[Task requirements] Transcribe the lines from the start of the data below through the line with "2 HF ⟶ F2 + H2", word for word and nothing more.

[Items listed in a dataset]

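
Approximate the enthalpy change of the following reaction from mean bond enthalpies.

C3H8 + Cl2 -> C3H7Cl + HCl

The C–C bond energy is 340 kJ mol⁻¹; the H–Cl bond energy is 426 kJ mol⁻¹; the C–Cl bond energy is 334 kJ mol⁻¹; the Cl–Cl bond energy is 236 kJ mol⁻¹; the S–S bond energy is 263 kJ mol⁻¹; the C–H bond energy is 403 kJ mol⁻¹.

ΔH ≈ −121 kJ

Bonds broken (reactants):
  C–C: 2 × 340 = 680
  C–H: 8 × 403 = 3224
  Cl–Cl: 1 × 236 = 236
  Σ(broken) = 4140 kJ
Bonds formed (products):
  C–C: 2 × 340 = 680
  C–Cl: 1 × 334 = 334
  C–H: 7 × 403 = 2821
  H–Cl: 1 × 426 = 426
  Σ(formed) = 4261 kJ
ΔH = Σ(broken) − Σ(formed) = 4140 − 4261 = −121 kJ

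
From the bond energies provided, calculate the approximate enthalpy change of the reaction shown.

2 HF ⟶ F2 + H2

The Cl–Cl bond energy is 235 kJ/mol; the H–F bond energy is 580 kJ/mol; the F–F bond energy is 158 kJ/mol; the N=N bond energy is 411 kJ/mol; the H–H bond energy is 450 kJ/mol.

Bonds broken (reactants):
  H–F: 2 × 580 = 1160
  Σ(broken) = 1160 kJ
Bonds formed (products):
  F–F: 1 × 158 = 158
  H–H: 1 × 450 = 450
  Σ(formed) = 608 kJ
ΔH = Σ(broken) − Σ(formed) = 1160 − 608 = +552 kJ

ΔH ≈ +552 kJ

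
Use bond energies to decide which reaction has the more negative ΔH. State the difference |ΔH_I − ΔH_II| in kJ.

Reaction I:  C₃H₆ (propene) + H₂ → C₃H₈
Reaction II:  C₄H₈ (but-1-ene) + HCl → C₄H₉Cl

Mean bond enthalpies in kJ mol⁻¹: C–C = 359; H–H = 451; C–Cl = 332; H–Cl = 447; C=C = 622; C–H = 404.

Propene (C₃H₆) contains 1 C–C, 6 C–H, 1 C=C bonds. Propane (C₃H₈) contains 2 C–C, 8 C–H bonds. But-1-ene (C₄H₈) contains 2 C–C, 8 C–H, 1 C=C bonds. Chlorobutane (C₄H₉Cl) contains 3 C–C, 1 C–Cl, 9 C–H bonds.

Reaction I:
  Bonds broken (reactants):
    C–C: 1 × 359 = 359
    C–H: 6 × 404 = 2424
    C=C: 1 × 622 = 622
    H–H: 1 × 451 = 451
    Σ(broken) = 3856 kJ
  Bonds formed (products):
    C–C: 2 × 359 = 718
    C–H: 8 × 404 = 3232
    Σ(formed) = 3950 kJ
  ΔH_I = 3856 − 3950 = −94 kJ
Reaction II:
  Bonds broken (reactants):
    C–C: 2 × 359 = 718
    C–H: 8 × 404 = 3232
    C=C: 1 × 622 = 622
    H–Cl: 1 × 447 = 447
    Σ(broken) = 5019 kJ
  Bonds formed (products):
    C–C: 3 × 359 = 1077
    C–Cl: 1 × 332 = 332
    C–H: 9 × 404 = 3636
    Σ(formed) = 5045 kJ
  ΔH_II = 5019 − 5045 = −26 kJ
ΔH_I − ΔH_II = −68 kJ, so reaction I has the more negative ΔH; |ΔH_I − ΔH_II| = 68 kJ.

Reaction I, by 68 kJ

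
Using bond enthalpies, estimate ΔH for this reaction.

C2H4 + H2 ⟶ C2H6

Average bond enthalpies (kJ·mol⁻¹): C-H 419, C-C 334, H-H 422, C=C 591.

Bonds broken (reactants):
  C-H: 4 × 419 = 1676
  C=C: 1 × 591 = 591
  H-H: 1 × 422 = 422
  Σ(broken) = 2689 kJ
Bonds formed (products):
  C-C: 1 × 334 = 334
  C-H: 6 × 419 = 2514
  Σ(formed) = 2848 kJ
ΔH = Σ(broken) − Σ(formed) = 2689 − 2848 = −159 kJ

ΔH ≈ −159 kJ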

[Answer section]
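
Approximate the enthalpy change of the following reaction from mean bond enthalpies.

C3H8 + Cl2 -> C3H7Cl + HCl

The C–C bond energy is 340 kJ mol⁻¹; the H–Cl bond energy is 426 kJ mol⁻¹; the C–Cl bond energy is 334 kJ mol⁻¹; the Cl–Cl bond energy is 236 kJ mol⁻¹; the S–S bond energy is 263 kJ mol⁻¹; the C–H bond energy is 403 kJ mol⁻¹.

ΔH ≈ −121 kJ

Bonds broken (reactants):
  C–C: 2 × 340 = 680
  C–H: 8 × 403 = 3224
  Cl–Cl: 1 × 236 = 236
  Σ(broken) = 4140 kJ
Bonds formed (products):
  C–C: 2 × 340 = 680
  C–Cl: 1 × 334 = 334
  C–H: 7 × 403 = 2821
  H–Cl: 1 × 426 = 426
  Σ(formed) = 4261 kJ
ΔH = Σ(broken) − Σ(formed) = 4140 − 4261 = −121 kJ

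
From the bond energies provided, calculate the approximate enthalpy change of the reaction shown.

2 HF ⟶ F2 + H2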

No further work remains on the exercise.